# [TASK STATEMENT]
Please print all of the records shown below, exactly as given.

# [DATA SECTION]
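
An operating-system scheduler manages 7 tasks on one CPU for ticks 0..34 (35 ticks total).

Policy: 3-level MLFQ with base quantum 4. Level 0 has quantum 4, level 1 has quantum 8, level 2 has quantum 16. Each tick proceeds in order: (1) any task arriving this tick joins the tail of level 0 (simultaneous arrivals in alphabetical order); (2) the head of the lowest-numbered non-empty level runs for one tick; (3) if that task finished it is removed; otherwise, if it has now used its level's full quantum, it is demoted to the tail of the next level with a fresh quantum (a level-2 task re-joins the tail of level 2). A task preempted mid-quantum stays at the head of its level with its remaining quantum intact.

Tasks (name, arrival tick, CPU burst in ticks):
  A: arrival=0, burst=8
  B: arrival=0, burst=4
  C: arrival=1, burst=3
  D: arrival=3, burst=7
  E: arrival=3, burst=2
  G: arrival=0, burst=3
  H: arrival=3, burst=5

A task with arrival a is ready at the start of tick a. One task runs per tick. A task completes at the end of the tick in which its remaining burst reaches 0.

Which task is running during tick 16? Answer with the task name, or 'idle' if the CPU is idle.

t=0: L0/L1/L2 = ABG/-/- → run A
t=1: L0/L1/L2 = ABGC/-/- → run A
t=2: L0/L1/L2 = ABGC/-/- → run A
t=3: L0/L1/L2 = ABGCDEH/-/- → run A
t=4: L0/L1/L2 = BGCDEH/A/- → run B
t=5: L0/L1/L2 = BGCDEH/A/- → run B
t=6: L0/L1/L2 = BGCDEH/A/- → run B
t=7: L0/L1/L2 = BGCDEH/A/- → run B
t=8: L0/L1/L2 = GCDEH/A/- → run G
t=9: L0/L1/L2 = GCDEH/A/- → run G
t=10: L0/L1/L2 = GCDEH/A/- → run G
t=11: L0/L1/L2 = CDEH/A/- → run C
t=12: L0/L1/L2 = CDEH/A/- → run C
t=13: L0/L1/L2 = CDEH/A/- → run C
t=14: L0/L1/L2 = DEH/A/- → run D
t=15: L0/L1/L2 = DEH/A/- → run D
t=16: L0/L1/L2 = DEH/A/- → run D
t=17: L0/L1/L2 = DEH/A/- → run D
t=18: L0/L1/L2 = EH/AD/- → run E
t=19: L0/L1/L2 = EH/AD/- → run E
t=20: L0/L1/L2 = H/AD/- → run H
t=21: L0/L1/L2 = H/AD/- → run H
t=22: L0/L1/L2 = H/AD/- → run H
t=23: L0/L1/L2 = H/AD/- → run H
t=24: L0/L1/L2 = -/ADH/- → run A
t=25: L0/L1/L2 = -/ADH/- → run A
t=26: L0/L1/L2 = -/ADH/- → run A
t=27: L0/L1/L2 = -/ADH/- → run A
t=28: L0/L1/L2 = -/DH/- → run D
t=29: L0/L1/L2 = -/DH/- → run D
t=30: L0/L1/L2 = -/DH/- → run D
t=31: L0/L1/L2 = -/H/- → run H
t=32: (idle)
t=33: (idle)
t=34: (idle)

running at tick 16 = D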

# [SOLVED EXERCISE]
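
An operating-system scheduler manages 7 tasks on one CPU for ticks 0..34 (35 ticks total).

Policy: 3-level MLFQ with base quantum 4. Level 0 has quantum 4, level 1 has quantum 8, level 2 has quantum 16. Each tick proceeds in order: (1) any task arriving this tick joins the tail of level 0 (simultaneous arrivals in alphabetical order); (2) the head of the lowest-numbered non-empty level runs for one tick; (3) if that task finished it is removed; otherwise, if it has now used its level's full quantum, it is demoted to the tail of the next level with a fresh quantum (a level-2 task re-joins the tail of level 2). A task preempted mid-quantum stays at the head of its level with its remaining quantum intact.

Tasks (name, arrival tick, CPU burst in ticks):
  A: arrival=0, burst=8
  B: arrival=0, burst=4
  C: arrival=1, burst=3
  D: arrival=3, burst=7
  E: arrival=3, burst=2
  G: arrival=0, burst=3
  H: arrival=3, burst=5

A task with arrival a is ready at the start of tick a. One task runs per tick. A task completes at the end of the tick in which its remaining burst reaches 0.

Which task is running during tick 16? Answer with the task name, or 'idle' if the CPU is idle.

t=0: L0/L1/L2 = ABG/-/- → run A
t=1: L0/L1/L2 = ABGC/-/- → run A
t=2: L0/L1/L2 = ABGC/-/- → run A
t=3: L0/L1/L2 = ABGCDEH/-/- → run A
t=4: L0/L1/L2 = BGCDEH/A/- → run B
t=5: L0/L1/L2 = BGCDEH/A/- → run B
t=6: L0/L1/L2 = BGCDEH/A/- → run B
t=7: L0/L1/L2 = BGCDEH/A/- → run B
t=8: L0/L1/L2 = GCDEH/A/- → run G
t=9: L0/L1/L2 = GCDEH/A/- → run G
t=10: L0/L1/L2 = GCDEH/A/- → run G
t=11: L0/L1/L2 = CDEH/A/- → run C
t=12: L0/L1/L2 = CDEH/A/- → run C
t=13: L0/L1/L2 = CDEH/A/- → run C
t=14: L0/L1/L2 = DEH/A/- → run D
t=15: L0/L1/L2 = DEH/A/- → run D
t=16: L0/L1/L2 = DEH/A/- → run D
t=17: L0/L1/L2 = DEH/A/- → run D
t=18: L0/L1/L2 = EH/AD/- → run E
t=19: L0/L1/L2 = EH/AD/- → run E
t=20: L0/L1/L2 = H/AD/- → run H
t=21: L0/L1/L2 = H/AD/- → run H
t=22: L0/L1/L2 = H/AD/- → run H
t=23: L0/L1/L2 = H/AD/- → run H
t=24: L0/L1/L2 = -/ADH/- → run A
t=25: L0/L1/L2 = -/ADH/- → run A
t=26: L0/L1/L2 = -/ADH/- → run A
t=27: L0/L1/L2 = -/ADH/- → run A
t=28: L0/L1/L2 = -/DH/- → run D
t=29: L0/L1/L2 = -/DH/- → run D
t=30: L0/L1/L2 = -/DH/- → run D
t=31: L0/L1/L2 = -/H/- → run H
t=32: (idle)
t=33: (idle)
t=34: (idle)

running at tick 16 = D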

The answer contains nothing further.